::: Records for this task

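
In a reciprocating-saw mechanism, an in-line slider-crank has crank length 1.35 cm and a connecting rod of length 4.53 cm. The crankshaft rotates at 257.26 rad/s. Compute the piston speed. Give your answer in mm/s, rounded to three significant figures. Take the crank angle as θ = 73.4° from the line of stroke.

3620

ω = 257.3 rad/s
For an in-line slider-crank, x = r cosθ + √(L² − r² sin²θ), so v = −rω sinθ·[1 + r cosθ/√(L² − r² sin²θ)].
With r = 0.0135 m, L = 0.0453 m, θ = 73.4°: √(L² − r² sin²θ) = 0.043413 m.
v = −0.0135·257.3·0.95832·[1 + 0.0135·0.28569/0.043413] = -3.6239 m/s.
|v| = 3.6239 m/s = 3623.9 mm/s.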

::::::
::: Records for this task

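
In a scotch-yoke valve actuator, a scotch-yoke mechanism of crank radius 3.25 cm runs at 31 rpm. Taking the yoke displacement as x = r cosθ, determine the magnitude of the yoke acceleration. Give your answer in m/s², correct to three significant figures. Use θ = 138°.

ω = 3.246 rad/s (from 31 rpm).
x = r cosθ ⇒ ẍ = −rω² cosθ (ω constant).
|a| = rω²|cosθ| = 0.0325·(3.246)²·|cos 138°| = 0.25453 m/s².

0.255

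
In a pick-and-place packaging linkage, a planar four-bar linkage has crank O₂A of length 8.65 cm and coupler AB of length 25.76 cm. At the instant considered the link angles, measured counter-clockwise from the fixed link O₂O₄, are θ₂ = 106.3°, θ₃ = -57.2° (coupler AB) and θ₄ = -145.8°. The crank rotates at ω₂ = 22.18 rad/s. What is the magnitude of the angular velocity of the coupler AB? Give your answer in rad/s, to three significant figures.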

::::::
::: Records for this task

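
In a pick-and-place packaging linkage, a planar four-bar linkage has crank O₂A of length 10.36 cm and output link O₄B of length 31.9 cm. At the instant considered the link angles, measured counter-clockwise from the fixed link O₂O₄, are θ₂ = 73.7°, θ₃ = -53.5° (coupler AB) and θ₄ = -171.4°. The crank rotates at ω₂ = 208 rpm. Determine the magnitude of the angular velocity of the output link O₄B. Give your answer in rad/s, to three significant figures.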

::::::

| Your task |
Find the lines in the records that contain the word "O₂O₄", then copy every one of them.

| Response to the exercise |
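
In a pick-and-place packaging linkage, a planar four-bar linkage has crank O₂A of length 8.65 cm and coupler AB of length 25.76 cm. At the instant considered the link angles, measured counter-clockwise from the fixed link O₂O₄, are θ₂ = 106.3°, θ₃ = -57.2° (coupler AB) and θ₄ = -145.8°. The crank rotates at ω₂ = 22.18 rad/s. What is the magnitude of the angular velocity of the coupler AB? Give your answer in rad/s, to three significant figures.
In a pick-and-place packaging linkage, a planar four-bar linkage has crank O₂A of length 10.36 cm and output link O₄B of length 31.9 cm. At the instant considered the link angles, measured counter-clockwise from the fixed link O₂O₄, are θ₂ = 73.7°, θ₃ = -53.5° (coupler AB) and θ₄ = -171.4°. The crank rotates at ω₂ = 208 rpm. Determine the magnitude of the angular velocity of the output link O₄B. Give your answer in rad/s, to three significant figures.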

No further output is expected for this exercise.